-- Task objective --
Locate every line in the records below that holds the word "gives" and return each one.

-- Recorded data --
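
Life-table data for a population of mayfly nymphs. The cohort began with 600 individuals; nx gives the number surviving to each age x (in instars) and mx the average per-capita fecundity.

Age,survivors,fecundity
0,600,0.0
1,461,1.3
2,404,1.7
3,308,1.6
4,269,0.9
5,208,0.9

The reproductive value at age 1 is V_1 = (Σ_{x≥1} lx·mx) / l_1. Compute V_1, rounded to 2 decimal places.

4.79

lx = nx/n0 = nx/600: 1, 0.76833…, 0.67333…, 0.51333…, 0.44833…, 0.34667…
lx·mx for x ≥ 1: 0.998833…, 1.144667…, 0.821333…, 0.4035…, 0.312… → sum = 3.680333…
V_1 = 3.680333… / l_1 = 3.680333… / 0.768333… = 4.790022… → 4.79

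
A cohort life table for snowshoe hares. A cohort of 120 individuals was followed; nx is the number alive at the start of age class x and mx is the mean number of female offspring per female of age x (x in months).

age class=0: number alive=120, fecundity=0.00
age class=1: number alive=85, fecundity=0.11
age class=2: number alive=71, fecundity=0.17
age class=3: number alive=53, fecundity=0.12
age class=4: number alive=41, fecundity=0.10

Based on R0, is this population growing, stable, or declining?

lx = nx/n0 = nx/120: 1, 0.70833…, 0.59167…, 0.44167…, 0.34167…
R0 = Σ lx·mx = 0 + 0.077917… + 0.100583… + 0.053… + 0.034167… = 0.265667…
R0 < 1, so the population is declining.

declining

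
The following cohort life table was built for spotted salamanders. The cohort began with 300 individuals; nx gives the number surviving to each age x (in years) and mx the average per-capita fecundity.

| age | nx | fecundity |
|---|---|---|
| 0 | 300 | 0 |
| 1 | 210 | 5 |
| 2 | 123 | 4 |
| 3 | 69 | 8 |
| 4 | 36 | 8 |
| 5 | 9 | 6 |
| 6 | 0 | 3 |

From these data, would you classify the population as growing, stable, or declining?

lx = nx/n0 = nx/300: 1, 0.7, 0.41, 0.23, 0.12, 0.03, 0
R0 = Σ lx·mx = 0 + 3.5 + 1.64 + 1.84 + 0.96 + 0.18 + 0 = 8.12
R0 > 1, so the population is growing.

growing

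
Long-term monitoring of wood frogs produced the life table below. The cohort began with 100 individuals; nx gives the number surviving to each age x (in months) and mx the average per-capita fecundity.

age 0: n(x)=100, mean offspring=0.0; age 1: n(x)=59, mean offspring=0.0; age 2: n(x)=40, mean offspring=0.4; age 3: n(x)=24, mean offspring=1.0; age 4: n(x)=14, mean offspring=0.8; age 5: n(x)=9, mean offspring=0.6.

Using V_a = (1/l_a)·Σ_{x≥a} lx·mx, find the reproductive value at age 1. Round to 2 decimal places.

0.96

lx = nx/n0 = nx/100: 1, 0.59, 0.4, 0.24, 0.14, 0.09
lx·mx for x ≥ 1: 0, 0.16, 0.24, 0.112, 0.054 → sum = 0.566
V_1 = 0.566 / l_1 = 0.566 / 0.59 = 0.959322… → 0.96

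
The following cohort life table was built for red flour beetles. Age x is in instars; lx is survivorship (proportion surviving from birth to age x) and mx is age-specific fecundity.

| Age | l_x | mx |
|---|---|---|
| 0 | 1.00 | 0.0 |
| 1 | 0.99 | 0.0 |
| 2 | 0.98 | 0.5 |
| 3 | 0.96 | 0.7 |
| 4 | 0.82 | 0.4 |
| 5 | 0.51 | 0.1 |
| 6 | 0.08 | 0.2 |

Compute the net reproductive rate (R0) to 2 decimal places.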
...
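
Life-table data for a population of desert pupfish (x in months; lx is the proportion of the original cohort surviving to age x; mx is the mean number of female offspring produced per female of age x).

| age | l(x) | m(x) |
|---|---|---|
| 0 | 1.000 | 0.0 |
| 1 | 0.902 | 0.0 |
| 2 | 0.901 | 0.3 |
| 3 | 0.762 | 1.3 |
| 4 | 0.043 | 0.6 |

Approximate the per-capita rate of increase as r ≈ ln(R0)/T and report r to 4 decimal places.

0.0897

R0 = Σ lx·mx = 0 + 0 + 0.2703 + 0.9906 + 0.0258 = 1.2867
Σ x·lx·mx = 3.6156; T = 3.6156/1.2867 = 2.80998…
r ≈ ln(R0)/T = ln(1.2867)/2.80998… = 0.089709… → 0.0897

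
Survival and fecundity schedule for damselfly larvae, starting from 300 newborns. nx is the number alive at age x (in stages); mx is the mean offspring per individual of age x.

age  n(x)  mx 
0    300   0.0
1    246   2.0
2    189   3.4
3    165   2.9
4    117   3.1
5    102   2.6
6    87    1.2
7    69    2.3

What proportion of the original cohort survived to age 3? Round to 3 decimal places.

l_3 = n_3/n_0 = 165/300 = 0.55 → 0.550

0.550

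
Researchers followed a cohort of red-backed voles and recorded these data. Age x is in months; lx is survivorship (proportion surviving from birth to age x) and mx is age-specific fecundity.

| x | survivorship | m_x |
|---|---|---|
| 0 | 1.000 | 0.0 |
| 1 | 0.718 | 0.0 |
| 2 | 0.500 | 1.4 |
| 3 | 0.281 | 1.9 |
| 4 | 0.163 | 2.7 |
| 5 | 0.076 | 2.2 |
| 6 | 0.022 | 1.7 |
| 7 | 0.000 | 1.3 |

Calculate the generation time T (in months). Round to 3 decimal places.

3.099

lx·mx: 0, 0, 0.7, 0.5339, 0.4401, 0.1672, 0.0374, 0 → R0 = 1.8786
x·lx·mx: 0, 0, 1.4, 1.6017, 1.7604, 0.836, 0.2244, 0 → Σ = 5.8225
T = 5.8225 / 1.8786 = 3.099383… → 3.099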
* * *
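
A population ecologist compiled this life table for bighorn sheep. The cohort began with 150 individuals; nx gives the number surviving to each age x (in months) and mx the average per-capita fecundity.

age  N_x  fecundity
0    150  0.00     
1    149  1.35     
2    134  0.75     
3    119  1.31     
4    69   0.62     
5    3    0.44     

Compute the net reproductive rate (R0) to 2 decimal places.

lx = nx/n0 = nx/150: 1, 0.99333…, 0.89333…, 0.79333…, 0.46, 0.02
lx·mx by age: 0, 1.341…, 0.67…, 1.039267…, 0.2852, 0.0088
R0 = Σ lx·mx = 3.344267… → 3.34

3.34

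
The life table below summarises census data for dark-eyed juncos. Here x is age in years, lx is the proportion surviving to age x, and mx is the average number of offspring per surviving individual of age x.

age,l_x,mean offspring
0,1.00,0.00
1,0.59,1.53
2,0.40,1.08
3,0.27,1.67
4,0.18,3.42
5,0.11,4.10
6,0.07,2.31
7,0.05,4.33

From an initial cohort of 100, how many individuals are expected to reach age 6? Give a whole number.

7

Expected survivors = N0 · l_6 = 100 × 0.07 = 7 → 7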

-- Solution --
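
Life-table data for a population of mayfly nymphs. The cohort began with 600 individuals; nx gives the number surviving to each age x (in instars) and mx the average per-capita fecundity.
The following cohort life table was built for spotted salamanders. The cohort began with 300 individuals; nx gives the number surviving to each age x (in years) and mx the average per-capita fecundity.
Long-term monitoring of wood frogs produced the life table below. The cohort began with 100 individuals; nx gives the number surviving to each age x (in months) and mx the average per-capita fecundity.
A population ecologist compiled this life table for bighorn sheep. The cohort began with 150 individuals; nx gives the number surviving to each age x (in months) and mx the average per-capita fecundity.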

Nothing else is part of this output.